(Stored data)
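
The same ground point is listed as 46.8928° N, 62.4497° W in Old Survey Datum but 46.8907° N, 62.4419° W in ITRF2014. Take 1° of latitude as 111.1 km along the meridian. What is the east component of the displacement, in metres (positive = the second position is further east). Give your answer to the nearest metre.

ΔE = 592 m

Δφ = 46.8907° − 46.8928° = -0.0021°; Δλ = -62.4419° − -62.4497° = +0.0078°.
ΔN = Δφ × 111100 = -233.3 m; ΔE = Δλ × 111100 × cos(46.8928°) = +0.0078 × 111100 × 0.683366 = 592.2 m.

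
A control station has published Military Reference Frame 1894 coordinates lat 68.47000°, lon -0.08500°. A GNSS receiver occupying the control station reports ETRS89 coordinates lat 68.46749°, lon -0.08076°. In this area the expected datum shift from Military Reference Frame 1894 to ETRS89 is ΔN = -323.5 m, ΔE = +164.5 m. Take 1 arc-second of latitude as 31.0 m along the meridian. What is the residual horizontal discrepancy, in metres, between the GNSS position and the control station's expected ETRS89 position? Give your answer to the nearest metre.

Observed coordinate differences: Δφ = -0.00251°, Δλ = +0.00424°.
Converting to metres (1° lat = 111600 m, cos φ = 0.366988): observed ΔN = -280.1 m, observed ΔE = 173.7 m.
Subtracting the expected shift leaves a residual of -280.1 − (-323.5) = 43.4 m north and 173.7 − (164.5) = 9.2 m east.
Residual distance = √(43.4² + 9.2²) = 44.3 m.

44 m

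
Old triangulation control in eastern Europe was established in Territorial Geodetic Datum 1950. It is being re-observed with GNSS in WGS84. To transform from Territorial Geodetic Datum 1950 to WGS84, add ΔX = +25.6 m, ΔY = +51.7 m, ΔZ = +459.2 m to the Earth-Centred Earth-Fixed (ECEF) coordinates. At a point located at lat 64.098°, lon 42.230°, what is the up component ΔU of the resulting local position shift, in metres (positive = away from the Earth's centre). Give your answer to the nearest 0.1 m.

ΔU = 436.5 m

The local up (radial) axis is (cos φ cos λ, cos φ sin λ, sin φ), giving ΔU = 8.280 + 15.179 + 413.070 = 436.53 m.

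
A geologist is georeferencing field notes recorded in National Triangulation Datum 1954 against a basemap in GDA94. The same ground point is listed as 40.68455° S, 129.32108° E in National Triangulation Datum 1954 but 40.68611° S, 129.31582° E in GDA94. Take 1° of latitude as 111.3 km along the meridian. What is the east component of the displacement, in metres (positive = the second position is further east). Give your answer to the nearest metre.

Δφ = -40.68611° − -40.68455° = -0.00156°; Δλ = 129.31582° − 129.32108° = -0.00526°.
ΔN = Δφ × 111300 = -173.6 m; ΔE = Δλ × 111300 × cos(-40.68455°) = -0.00526 × 111300 × 0.758310 = -443.9 m.

ΔE = -444 m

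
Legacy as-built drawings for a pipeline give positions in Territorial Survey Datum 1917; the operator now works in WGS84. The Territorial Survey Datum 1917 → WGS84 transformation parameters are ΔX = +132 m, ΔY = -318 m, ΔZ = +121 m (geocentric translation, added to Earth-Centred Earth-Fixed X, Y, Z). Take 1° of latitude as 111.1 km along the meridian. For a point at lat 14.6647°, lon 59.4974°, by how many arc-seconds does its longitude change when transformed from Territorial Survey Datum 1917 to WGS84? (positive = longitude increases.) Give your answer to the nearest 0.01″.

Δλ = -9.22″

sin φ = 0.253162, cos φ = 0.967424, sin λ = 0.861606, cos λ = 0.507577.
East component: ΔE = −sin λ·ΔX + cos λ·ΔY = −(0.861606)(132) + (0.507577)(-318) = -275.14 m.
1° of latitude spans 111100 m; at latitude φ, 1° of longitude spans that × cos φ = 107480.8 m, so Δλ = -275.14 / 107480.8 × 3600 = -9.216″.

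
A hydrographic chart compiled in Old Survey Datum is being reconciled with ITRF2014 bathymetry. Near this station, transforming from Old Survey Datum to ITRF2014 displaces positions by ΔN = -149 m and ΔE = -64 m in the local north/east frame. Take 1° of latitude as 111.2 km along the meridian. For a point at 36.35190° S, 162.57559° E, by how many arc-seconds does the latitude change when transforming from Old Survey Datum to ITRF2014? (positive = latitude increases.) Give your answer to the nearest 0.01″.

1° of latitude = 111.2 km, so Δφ = -149.0 / 111200 = -0.0013399° = -4.824″.

Δφ = -4.82″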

▸ PROMPT
The data above needs to be given again exactly, with no line left out.

▸ ANSWER SECTION
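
The same ground point is listed as 46.8928° N, 62.4497° W in Old Survey Datum but 46.8907° N, 62.4419° W in ITRF2014. Take 1° of latitude as 111.1 km along the meridian. What is the east component of the displacement, in metres (positive = the second position is further east). Give your answer to the nearest metre.

ΔE = 592 m

Δφ = 46.8907° − 46.8928° = -0.0021°; Δλ = -62.4419° − -62.4497° = +0.0078°.
ΔN = Δφ × 111100 = -233.3 m; ΔE = Δλ × 111100 × cos(46.8928°) = +0.0078 × 111100 × 0.683366 = 592.2 m.

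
A control station has published Military Reference Frame 1894 coordinates lat 68.47000°, lon -0.08500°. A GNSS receiver occupying the control station reports ETRS89 coordinates lat 68.46749°, lon -0.08076°. In this area the expected datum shift from Military Reference Frame 1894 to ETRS89 is ΔN = -323.5 m, ΔE = +164.5 m. Take 1 arc-second of latitude as 31.0 m along the meridian. What is the residual horizontal discrepancy, in metres, between the GNSS position and the control station's expected ETRS89 position? Give your answer to the nearest metre.

Observed coordinate differences: Δφ = -0.00251°, Δλ = +0.00424°.
Converting to metres (1° lat = 111600 m, cos φ = 0.366988): observed ΔN = -280.1 m, observed ΔE = 173.7 m.
Subtracting the expected shift leaves a residual of -280.1 − (-323.5) = 43.4 m north and 173.7 − (164.5) = 9.2 m east.
Residual distance = √(43.4² + 9.2²) = 44.3 m.

44 m

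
Old triangulation control in eastern Europe was established in Territorial Geodetic Datum 1950. It is being re-observed with GNSS in WGS84. To transform from Territorial Geodetic Datum 1950 to WGS84, add ΔX = +25.6 m, ΔY = +51.7 m, ΔZ = +459.2 m to the Earth-Centred Earth-Fixed (ECEF) coordinates. At a point located at lat 64.098°, lon 42.230°, what is the up component ΔU of the resulting local position shift, in metres (positive = away from the Earth's centre). Give your answer to the nearest 0.1 m.

ΔU = 436.5 m

The local up (radial) axis is (cos φ cos λ, cos φ sin λ, sin φ), giving ΔU = 8.280 + 15.179 + 413.070 = 436.53 m.

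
A geologist is georeferencing field notes recorded in National Triangulation Datum 1954 against a basemap in GDA94. The same ground point is listed as 40.68455° S, 129.32108° E in National Triangulation Datum 1954 but 40.68611° S, 129.31582° E in GDA94. Take 1° of latitude as 111.3 km along the meridian. What is the east component of the displacement, in metres (positive = the second position is further east). Give your answer to the nearest metre.

Δφ = -40.68611° − -40.68455° = -0.00156°; Δλ = 129.31582° − 129.32108° = -0.00526°.
ΔN = Δφ × 111300 = -173.6 m; ΔE = Δλ × 111300 × cos(-40.68455°) = -0.00526 × 111300 × 0.758310 = -443.9 m.

ΔE = -444 m

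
Legacy as-built drawings for a pipeline give positions in Territorial Survey Datum 1917; the operator now works in WGS84. The Territorial Survey Datum 1917 → WGS84 transformation parameters are ΔX = +132 m, ΔY = -318 m, ΔZ = +121 m (geocentric translation, added to Earth-Centred Earth-Fixed X, Y, Z). Take 1° of latitude as 111.1 km along the meridian. For a point at lat 14.6647°, lon 59.4974°, by how many arc-seconds does its longitude change when transformed from Territorial Survey Datum 1917 to WGS84? (positive = longitude increases.) Give your answer to the nearest 0.01″.

Δλ = -9.22″

sin φ = 0.253162, cos φ = 0.967424, sin λ = 0.861606, cos λ = 0.507577.
East component: ΔE = −sin λ·ΔX + cos λ·ΔY = −(0.861606)(132) + (0.507577)(-318) = -275.14 m.
1° of latitude spans 111100 m; at latitude φ, 1° of longitude spans that × cos φ = 107480.8 m, so Δλ = -275.14 / 107480.8 × 3600 = -9.216″.

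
A hydrographic chart compiled in Old Survey Datum is being reconciled with ITRF2014 bathymetry. Near this station, transforming from Old Survey Datum to ITRF2014 displaces positions by ΔN = -149 m and ΔE = -64 m in the local north/east frame. Take 1° of latitude as 111.2 km along the meridian. For a point at 36.35190° S, 162.57559° E, by how many arc-seconds does the latitude change when transforming from Old Survey Datum to ITRF2014? (positive = latitude increases.) Give your answer to the nearest 0.01″.

1° of latitude = 111.2 km, so Δφ = -149.0 / 111200 = -0.0013399° = -4.824″.

Δφ = -4.82″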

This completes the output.